From the line with "Consider 4 voice(s)" to the line with "voice 3: B4:4", retype every line exactly, including those two, and leave out the rest of the data below.
(Available data begins)
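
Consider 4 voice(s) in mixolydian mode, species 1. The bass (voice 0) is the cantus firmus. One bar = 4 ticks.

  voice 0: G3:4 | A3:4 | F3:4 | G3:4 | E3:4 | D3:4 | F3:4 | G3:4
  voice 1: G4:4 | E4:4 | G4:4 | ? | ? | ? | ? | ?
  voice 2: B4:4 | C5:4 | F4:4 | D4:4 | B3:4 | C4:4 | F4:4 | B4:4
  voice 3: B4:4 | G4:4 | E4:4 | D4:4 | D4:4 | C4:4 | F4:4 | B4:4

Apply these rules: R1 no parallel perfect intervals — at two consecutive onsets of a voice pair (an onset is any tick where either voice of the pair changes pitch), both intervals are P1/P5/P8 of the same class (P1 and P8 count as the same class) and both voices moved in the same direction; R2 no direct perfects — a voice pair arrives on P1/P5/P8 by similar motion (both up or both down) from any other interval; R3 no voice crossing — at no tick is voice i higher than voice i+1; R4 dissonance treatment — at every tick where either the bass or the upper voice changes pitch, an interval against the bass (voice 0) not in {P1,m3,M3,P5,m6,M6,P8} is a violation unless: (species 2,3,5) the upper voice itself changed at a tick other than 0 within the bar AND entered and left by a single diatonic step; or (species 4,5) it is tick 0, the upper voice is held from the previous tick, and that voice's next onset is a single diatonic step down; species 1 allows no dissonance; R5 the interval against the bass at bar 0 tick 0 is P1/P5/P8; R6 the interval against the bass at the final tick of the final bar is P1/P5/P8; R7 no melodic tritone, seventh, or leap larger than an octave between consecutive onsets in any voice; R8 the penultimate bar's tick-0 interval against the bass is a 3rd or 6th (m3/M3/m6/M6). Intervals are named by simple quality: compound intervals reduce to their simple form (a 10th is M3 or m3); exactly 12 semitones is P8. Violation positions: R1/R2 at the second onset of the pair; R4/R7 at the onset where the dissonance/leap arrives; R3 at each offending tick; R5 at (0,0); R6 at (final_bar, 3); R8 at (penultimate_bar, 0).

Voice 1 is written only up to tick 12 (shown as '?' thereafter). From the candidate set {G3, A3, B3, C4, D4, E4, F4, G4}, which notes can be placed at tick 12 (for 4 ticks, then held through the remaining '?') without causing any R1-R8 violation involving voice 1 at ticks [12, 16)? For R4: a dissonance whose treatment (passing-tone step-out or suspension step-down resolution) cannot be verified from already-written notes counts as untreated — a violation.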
(Available data ends)
(Available data begins)
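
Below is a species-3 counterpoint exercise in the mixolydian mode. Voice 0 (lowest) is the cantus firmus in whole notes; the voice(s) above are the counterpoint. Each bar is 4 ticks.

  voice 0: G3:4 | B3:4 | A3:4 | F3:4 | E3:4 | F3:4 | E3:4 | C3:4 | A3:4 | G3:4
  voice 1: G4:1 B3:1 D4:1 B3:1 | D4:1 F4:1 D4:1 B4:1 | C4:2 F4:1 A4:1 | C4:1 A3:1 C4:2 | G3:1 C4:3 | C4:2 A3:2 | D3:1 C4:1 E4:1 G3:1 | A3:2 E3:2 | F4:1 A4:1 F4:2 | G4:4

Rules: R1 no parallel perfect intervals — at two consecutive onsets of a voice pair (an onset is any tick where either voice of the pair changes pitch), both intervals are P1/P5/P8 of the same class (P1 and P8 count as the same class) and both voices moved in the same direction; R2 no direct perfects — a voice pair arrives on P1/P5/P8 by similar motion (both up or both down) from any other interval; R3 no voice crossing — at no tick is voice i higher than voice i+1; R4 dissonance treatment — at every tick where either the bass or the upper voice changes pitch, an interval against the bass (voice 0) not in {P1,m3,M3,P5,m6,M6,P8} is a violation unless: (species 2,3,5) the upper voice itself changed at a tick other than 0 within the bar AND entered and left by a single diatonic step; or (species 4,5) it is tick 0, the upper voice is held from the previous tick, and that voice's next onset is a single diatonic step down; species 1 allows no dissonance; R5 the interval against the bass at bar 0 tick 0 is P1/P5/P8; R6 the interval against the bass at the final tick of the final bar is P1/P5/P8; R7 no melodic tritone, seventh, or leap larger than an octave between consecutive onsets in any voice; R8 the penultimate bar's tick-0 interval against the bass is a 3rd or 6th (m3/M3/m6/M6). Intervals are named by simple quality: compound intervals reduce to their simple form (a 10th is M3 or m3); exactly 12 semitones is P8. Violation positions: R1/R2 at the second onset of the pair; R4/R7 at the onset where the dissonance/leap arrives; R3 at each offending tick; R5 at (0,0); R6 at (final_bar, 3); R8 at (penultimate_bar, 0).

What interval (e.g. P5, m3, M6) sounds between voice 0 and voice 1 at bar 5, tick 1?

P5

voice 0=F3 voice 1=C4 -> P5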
(Available data ends)
(Completed task):
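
Consider 4 voice(s) in mixolydian mode, species 1. The bass (voice 0) is the cantus firmus. One bar = 4 ticks.

  voice 0: G3:4 | A3:4 | F3:4 | G3:4 | E3:4 | D3:4 | F3:4 | G3:4
  voice 1: G4:4 | E4:4 | G4:4 | ? | ? | ? | ? | ?
  voice 2: B4:4 | C5:4 | F4:4 | D4:4 | B3:4 | C4:4 | F4:4 | B4:4
  voice 3: B4:4 | G4:4 | E4:4 | D4:4 | D4:4 | C4:4 | F4:4 | B4:4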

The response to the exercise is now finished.